Saved data entries
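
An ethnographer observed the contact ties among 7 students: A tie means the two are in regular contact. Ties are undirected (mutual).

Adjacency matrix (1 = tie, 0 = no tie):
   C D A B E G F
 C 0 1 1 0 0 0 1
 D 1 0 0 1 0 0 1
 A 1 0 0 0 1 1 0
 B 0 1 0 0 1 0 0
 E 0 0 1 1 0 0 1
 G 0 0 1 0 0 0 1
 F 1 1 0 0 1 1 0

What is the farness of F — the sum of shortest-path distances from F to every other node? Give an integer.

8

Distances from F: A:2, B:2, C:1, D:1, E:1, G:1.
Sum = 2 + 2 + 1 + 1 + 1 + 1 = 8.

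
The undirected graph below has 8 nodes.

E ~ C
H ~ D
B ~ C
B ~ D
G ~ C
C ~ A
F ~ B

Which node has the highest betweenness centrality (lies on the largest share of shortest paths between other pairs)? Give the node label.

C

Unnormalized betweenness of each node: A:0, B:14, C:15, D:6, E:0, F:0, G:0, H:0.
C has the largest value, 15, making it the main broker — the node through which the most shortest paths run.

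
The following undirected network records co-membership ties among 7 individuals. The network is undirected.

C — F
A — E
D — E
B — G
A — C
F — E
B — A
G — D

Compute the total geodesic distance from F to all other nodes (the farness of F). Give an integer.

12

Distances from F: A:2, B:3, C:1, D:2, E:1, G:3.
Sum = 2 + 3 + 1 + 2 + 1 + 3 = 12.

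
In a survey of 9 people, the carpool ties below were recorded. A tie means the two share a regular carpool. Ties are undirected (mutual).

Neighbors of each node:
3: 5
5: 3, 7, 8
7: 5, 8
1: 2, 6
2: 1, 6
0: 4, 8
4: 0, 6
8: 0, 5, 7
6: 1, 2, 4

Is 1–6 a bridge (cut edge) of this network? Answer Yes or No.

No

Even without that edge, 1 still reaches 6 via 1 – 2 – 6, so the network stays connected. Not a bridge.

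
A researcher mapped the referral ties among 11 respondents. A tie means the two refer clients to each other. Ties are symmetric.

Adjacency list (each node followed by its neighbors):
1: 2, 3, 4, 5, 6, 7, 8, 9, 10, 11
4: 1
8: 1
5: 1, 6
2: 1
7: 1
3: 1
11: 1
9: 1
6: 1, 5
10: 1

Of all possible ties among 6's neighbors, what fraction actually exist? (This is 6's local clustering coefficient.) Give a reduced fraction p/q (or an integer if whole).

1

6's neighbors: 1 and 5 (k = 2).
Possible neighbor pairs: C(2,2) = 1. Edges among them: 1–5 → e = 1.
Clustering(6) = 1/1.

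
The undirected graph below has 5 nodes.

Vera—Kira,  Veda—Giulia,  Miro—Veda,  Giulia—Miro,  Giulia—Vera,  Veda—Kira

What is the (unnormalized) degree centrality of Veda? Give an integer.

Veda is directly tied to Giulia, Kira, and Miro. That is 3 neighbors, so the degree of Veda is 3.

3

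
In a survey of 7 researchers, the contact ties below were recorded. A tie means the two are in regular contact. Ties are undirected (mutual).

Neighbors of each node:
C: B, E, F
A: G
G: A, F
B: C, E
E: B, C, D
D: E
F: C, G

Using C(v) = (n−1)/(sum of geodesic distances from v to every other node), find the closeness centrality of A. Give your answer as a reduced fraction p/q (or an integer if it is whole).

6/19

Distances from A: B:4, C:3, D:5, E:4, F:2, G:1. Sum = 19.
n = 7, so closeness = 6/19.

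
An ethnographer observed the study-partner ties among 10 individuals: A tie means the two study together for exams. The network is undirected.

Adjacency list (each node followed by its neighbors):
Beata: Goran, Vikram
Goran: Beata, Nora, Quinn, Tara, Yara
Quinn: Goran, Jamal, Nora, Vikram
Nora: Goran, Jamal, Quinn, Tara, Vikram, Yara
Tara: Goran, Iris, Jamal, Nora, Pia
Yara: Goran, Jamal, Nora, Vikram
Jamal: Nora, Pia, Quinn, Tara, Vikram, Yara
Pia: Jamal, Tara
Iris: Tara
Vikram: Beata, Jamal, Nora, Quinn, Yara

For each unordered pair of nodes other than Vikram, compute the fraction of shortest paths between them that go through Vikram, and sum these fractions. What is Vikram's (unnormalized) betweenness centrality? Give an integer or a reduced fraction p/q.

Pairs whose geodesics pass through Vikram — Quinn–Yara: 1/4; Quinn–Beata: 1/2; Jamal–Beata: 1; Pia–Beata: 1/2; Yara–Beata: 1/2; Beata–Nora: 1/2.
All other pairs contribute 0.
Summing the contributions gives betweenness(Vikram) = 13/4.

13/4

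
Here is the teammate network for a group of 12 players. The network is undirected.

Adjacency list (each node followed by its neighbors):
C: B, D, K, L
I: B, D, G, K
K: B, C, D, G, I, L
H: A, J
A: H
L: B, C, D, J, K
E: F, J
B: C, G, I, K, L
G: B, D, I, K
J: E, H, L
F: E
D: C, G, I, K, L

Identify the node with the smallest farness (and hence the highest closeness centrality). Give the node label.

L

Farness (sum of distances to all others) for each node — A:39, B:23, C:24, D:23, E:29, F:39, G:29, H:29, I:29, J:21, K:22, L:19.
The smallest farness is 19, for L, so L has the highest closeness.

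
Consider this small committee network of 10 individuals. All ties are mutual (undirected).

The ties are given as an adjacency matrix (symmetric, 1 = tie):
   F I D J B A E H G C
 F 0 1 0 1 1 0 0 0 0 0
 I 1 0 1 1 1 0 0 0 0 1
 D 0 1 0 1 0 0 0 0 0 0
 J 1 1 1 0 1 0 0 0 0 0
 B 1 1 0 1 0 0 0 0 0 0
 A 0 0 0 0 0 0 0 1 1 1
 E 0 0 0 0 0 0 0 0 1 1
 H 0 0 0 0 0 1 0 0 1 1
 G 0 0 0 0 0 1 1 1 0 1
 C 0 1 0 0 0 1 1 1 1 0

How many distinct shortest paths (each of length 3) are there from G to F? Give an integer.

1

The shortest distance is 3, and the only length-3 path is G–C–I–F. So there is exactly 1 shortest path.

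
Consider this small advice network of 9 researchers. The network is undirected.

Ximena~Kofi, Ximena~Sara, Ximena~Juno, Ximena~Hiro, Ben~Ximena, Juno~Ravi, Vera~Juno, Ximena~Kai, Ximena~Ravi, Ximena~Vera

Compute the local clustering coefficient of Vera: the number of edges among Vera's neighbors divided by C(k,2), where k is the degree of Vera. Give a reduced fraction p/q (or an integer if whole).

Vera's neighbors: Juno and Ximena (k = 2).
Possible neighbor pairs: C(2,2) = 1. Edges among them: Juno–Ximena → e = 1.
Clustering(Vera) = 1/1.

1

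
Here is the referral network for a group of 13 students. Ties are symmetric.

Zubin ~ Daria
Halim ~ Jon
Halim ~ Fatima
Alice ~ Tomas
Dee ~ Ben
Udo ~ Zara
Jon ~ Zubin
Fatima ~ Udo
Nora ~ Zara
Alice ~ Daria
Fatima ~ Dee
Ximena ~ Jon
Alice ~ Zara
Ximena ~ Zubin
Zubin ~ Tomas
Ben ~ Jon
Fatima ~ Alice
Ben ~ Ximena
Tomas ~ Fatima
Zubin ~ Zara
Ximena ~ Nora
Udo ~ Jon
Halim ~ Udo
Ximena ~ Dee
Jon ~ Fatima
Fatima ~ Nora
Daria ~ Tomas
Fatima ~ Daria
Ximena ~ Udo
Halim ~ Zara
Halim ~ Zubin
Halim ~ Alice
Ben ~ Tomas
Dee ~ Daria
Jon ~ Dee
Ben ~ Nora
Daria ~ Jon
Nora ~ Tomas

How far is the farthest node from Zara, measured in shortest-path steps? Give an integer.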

---

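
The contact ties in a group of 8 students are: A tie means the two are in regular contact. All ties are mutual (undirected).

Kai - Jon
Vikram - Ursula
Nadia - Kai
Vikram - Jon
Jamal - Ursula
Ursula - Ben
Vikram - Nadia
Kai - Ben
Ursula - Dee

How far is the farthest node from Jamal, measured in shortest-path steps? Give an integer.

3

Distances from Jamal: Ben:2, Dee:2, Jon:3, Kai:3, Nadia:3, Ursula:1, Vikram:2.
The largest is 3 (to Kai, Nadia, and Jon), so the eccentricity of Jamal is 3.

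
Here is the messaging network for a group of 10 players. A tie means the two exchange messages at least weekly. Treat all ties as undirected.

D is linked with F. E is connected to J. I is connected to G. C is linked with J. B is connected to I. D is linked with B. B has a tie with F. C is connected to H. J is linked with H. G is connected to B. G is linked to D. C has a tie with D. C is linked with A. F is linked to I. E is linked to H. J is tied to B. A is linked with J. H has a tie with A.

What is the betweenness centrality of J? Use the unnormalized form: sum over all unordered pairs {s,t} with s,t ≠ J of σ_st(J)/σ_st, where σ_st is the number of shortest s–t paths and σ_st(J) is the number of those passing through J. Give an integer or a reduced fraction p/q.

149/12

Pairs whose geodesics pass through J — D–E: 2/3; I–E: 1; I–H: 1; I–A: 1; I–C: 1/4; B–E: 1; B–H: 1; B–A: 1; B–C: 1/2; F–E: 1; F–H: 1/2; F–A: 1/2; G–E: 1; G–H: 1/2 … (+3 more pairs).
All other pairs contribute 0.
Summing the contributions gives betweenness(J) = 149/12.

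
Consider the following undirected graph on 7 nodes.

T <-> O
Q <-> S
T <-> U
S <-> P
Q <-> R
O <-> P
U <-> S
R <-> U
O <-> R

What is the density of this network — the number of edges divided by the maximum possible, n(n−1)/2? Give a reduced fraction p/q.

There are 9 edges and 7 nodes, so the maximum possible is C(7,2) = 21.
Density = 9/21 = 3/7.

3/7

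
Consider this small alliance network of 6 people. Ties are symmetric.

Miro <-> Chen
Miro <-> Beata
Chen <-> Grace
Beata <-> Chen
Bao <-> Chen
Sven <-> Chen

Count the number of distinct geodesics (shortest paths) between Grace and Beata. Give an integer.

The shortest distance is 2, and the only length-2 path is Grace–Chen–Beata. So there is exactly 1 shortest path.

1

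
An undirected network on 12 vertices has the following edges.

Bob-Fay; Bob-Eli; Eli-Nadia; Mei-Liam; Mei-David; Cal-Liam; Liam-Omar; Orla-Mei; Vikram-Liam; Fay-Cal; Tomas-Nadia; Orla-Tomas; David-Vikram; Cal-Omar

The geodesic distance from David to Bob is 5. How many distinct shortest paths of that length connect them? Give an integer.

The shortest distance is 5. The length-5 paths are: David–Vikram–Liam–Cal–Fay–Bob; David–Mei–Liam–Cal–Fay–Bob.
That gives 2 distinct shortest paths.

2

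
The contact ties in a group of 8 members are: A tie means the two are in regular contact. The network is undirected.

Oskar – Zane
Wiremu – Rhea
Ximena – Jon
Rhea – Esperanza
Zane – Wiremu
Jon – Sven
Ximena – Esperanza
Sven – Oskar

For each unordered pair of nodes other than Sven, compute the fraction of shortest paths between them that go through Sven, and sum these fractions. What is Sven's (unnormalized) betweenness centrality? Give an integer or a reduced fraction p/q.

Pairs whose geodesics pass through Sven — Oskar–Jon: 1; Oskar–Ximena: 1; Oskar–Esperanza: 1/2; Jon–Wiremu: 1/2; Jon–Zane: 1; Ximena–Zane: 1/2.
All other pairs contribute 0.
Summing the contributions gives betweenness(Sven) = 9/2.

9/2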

* * *

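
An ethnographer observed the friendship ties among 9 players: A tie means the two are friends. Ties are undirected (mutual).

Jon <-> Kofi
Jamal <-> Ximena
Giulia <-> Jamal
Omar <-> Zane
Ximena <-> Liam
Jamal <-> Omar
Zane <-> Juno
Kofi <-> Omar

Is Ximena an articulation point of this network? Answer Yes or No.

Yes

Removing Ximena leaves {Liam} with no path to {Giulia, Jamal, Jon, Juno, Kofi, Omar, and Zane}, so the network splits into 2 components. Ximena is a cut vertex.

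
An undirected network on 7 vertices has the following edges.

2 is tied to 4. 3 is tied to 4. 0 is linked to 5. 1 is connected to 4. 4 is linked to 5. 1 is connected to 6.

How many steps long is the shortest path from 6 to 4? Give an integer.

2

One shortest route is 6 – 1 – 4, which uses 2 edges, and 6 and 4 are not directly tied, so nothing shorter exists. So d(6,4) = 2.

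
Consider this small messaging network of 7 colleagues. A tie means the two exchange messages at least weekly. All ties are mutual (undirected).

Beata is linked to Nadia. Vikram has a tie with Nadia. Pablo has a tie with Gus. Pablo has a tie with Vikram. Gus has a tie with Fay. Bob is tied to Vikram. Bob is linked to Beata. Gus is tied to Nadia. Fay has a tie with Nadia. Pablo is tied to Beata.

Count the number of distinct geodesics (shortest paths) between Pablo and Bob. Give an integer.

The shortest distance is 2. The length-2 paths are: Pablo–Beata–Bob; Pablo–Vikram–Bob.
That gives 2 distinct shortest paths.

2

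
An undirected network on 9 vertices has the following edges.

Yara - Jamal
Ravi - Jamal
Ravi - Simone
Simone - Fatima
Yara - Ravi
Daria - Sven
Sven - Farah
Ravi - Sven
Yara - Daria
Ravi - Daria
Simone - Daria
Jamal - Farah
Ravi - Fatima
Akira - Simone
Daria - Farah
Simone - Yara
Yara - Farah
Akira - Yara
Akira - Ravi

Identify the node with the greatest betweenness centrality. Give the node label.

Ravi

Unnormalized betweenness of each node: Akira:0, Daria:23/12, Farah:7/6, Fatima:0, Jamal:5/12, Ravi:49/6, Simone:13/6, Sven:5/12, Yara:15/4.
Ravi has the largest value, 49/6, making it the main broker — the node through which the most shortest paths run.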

→ **Exercise goal**
For each line in the entries that holds "researchers", return that line.

→ **Output below**
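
In a survey of 7 researchers, the contact ties below were recorded. A tie means the two are in regular contact. Ties are undirected (mutual).
Consider this small advice network of 9 researchers. The network is undirected.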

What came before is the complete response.